** EXERCISE GOAL **
When you reach the line that contains "Ward 2: sample" in the data below, start reproducing lines exactly, and stop after the line that contains "An ecological census divided a reserve into 4".
□ □ □
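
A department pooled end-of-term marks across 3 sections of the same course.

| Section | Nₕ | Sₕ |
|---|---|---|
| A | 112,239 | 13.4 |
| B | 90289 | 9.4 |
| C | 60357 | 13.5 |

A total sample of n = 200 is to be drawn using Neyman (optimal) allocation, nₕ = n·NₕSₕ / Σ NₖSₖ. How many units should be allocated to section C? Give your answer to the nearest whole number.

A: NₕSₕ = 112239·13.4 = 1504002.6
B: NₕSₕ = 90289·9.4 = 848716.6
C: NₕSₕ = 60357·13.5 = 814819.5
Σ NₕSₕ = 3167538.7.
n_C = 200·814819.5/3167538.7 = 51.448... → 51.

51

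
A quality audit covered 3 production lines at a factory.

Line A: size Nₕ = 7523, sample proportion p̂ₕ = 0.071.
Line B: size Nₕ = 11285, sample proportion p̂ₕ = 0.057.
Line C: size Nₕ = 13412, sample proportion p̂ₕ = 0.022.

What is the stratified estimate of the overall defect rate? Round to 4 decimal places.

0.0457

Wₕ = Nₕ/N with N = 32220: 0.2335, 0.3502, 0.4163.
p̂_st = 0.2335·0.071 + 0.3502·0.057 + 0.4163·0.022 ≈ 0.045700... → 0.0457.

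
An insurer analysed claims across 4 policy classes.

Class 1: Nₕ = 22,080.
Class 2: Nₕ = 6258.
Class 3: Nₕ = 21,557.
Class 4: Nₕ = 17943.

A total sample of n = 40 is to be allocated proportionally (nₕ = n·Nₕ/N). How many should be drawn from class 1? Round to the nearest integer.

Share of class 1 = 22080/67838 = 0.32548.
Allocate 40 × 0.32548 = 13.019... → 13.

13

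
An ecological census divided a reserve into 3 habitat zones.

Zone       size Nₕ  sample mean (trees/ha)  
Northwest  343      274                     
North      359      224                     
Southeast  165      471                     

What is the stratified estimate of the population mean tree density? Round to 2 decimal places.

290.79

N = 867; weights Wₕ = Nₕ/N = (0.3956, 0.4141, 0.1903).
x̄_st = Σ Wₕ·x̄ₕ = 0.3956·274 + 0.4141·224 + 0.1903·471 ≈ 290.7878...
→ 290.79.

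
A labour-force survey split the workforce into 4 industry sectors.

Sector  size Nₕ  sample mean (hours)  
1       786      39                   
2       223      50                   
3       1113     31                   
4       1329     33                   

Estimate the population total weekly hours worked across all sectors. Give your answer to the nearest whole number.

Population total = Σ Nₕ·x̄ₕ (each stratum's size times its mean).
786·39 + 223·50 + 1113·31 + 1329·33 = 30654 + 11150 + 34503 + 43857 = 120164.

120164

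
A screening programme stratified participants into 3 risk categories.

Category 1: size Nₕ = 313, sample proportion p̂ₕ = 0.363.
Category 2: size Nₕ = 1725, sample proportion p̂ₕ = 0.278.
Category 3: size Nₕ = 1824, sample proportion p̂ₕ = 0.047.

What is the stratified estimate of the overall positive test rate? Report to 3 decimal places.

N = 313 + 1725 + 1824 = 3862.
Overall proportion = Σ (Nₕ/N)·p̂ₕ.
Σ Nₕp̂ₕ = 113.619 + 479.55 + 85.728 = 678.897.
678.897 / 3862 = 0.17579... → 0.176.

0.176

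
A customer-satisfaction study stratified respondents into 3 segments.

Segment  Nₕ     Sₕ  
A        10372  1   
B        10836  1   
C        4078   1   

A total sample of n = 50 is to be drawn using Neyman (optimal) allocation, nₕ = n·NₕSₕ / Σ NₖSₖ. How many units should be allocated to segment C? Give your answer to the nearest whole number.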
□ □ □
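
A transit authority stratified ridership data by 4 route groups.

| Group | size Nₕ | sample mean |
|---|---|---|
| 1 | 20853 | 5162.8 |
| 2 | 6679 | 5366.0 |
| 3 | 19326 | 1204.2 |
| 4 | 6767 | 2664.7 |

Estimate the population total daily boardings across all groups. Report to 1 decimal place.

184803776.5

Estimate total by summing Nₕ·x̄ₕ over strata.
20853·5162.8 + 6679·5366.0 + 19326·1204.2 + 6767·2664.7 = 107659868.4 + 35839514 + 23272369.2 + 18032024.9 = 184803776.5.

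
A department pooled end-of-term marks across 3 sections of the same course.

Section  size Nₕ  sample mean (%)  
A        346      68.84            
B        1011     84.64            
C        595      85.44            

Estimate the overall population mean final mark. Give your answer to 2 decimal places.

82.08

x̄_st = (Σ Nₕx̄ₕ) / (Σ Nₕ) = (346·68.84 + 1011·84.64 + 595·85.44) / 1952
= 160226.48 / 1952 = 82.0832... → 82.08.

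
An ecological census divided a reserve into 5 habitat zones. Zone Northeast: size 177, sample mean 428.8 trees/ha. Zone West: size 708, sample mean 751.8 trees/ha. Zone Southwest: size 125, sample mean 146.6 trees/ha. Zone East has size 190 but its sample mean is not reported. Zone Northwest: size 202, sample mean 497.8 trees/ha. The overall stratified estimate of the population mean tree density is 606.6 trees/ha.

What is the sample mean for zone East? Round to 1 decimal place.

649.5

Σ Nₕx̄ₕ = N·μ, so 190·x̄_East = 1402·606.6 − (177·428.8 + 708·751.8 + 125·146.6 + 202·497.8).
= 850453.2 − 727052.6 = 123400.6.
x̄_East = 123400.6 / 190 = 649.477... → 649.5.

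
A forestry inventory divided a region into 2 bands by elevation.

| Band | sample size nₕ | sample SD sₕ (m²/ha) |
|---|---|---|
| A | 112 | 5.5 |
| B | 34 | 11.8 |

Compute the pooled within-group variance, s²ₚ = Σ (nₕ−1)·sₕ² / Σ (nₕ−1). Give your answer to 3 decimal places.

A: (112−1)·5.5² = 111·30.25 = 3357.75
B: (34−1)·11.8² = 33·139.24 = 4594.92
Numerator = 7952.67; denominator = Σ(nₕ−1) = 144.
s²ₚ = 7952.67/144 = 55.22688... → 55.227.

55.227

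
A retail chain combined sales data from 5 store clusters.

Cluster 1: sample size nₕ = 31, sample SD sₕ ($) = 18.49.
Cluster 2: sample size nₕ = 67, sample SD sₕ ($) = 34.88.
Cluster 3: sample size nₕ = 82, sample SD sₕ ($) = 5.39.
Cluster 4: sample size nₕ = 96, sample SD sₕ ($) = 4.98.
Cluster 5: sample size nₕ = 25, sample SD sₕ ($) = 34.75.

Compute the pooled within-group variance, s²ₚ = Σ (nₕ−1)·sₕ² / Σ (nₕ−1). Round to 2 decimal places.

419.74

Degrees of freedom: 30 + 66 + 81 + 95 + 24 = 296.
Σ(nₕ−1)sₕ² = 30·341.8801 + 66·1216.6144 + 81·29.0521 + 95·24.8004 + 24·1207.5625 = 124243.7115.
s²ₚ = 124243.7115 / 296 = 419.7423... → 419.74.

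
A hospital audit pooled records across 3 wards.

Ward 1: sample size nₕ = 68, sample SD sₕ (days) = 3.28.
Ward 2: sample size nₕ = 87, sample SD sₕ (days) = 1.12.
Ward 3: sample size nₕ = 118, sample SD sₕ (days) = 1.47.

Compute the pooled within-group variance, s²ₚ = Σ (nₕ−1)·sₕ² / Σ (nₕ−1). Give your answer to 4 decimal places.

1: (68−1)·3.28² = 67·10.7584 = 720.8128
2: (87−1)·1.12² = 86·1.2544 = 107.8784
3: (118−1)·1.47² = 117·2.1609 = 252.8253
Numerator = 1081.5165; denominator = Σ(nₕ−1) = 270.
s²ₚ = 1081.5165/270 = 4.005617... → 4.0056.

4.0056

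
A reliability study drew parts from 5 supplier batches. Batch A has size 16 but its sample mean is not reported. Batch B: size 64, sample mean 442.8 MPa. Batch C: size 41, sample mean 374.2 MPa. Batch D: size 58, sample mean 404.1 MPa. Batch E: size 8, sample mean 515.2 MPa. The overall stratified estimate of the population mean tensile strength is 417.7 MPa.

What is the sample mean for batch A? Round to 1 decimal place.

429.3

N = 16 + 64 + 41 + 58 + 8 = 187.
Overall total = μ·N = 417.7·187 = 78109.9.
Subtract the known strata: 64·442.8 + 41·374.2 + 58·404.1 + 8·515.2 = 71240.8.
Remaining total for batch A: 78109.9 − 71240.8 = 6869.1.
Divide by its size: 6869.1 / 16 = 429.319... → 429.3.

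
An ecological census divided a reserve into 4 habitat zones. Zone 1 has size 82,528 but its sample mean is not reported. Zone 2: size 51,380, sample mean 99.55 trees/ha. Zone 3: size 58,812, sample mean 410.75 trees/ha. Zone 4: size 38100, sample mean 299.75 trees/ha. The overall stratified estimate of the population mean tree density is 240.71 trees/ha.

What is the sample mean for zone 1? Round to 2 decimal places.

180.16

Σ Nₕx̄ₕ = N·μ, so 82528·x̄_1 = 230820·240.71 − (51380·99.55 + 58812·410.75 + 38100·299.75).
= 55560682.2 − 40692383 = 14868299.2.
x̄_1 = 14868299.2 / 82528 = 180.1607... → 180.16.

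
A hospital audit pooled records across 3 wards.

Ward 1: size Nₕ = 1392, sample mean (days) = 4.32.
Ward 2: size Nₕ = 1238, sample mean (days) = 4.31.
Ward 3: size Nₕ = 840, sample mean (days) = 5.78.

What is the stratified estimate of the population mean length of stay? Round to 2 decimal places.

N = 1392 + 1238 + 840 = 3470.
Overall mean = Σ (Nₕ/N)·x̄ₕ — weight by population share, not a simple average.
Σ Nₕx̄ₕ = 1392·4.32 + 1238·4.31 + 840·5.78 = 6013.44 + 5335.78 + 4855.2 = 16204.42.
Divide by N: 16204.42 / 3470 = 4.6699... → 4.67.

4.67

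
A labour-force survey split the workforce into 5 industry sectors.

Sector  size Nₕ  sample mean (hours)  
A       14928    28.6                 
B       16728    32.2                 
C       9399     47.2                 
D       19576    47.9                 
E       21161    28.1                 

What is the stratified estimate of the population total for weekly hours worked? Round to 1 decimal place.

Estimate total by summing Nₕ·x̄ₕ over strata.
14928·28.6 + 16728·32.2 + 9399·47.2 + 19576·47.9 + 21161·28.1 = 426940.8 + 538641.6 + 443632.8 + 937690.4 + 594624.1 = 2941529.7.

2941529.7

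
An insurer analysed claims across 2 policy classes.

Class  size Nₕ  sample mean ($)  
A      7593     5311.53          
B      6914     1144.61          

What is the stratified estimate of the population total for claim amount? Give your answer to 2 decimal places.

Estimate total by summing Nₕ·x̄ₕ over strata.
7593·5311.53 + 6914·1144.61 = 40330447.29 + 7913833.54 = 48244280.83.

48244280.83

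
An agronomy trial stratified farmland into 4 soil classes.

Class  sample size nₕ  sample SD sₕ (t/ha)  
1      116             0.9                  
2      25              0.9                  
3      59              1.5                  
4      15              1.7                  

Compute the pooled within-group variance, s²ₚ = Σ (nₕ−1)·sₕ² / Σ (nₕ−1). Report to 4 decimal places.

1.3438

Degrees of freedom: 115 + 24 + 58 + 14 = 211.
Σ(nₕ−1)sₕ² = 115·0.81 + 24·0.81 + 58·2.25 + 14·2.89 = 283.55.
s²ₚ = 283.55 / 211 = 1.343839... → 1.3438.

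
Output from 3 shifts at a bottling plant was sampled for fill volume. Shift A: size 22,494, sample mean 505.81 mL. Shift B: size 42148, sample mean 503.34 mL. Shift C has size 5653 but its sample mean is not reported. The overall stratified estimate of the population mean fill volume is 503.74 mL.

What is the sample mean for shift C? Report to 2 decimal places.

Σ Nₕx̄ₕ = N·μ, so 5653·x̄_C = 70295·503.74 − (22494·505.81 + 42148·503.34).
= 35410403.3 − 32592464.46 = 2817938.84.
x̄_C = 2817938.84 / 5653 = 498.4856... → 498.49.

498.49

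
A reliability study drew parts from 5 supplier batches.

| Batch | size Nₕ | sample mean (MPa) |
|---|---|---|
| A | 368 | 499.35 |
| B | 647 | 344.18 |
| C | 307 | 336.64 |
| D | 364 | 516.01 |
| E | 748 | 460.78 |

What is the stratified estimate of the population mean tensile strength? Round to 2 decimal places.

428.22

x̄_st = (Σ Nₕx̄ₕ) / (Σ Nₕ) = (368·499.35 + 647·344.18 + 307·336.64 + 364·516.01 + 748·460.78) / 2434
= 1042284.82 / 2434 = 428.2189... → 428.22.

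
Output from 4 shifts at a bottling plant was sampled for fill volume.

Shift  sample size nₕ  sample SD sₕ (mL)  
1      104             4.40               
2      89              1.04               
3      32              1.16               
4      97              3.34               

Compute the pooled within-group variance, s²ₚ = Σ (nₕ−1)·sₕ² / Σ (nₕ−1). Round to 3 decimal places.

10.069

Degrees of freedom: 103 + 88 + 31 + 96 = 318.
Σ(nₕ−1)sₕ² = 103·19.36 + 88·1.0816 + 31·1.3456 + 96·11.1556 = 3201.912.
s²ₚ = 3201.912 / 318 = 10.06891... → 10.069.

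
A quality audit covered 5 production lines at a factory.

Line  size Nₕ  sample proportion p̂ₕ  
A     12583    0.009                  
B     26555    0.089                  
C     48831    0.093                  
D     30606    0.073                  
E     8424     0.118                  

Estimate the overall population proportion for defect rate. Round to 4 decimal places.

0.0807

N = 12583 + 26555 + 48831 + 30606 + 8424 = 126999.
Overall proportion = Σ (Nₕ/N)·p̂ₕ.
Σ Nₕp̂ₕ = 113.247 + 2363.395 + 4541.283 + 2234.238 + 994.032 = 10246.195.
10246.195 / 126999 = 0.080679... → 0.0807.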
□ □ □
** WORKED SOLUTION **
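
Ward 2: sample size nₕ = 87, sample SD sₕ (days) = 1.12.
Ward 3: sample size nₕ = 118, sample SD sₕ (days) = 1.47.

Compute the pooled within-group variance, s²ₚ = Σ (nₕ−1)·sₕ² / Σ (nₕ−1). Give your answer to 4 decimal places.

1: (68−1)·3.28² = 67·10.7584 = 720.8128
2: (87−1)·1.12² = 86·1.2544 = 107.8784
3: (118−1)·1.47² = 117·2.1609 = 252.8253
Numerator = 1081.5165; denominator = Σ(nₕ−1) = 270.
s²ₚ = 1081.5165/270 = 4.005617... → 4.0056.

4.0056

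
A reliability study drew parts from 5 supplier batches. Batch A has size 16 but its sample mean is not reported. Batch B: size 64, sample mean 442.8 MPa. Batch C: size 41, sample mean 374.2 MPa. Batch D: size 58, sample mean 404.1 MPa. Batch E: size 8, sample mean 515.2 MPa. The overall stratified estimate of the population mean tensile strength is 417.7 MPa.

What is the sample mean for batch A? Round to 1 decimal place.

429.3

N = 16 + 64 + 41 + 58 + 8 = 187.
Overall total = μ·N = 417.7·187 = 78109.9.
Subtract the known strata: 64·442.8 + 41·374.2 + 58·404.1 + 8·515.2 = 71240.8.
Remaining total for batch A: 78109.9 − 71240.8 = 6869.1.
Divide by its size: 6869.1 / 16 = 429.319... → 429.3.

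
An ecological census divided a reserve into 4 habitat zones. Zone 1 has size 82,528 but its sample mean is not reported. Zone 2: size 51,380, sample mean 99.55 trees/ha. Zone 3: size 58,812, sample mean 410.75 trees/ha. Zone 4: size 38100, sample mean 299.75 trees/ha. The overall stratified estimate of the population mean tree density is 240.71 trees/ha.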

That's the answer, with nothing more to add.